● **WHAT THIS TASK INVOLVES**
Could you copy every line of the data that contains the word "polynomials"?

::::::

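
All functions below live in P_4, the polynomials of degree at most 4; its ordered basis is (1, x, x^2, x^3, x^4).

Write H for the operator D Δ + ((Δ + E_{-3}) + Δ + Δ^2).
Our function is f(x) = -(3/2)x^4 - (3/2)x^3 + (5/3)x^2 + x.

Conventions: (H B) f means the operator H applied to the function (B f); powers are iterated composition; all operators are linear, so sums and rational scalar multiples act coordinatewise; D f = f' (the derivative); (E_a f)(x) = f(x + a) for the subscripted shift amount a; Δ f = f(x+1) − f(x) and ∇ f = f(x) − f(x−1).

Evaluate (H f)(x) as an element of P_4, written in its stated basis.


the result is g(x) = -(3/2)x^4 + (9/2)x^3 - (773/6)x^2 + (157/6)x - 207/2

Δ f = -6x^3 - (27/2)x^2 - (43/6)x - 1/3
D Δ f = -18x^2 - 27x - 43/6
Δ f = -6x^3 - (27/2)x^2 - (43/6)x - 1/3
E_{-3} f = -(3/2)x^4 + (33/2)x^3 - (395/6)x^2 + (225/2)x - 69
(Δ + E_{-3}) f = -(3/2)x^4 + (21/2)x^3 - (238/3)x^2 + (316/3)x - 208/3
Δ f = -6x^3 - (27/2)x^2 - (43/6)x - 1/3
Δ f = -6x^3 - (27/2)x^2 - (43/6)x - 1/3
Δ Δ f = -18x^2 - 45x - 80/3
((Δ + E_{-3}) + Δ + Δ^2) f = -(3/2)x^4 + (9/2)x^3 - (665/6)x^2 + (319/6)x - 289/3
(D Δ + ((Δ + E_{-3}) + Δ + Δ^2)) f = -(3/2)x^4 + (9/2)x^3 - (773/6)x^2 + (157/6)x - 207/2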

::::::

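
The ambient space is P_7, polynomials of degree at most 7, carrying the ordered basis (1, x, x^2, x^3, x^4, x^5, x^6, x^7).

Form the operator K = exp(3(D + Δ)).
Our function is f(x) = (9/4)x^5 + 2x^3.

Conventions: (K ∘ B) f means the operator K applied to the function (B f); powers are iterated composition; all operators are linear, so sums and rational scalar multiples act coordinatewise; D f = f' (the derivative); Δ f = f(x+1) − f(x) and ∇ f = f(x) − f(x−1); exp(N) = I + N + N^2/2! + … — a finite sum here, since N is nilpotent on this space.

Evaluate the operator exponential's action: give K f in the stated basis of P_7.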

::::::

● **EXERCISE RESULT**
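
All functions below live in P_4, the polynomials of degree at most 4; its ordered basis is (1, x, x^2, x^3, x^4).
The ambient space is P_7, polynomials of degree at most 7, carrying the ordered basis (1, x, x^2, x^3, x^4, x^5, x^6, x^7).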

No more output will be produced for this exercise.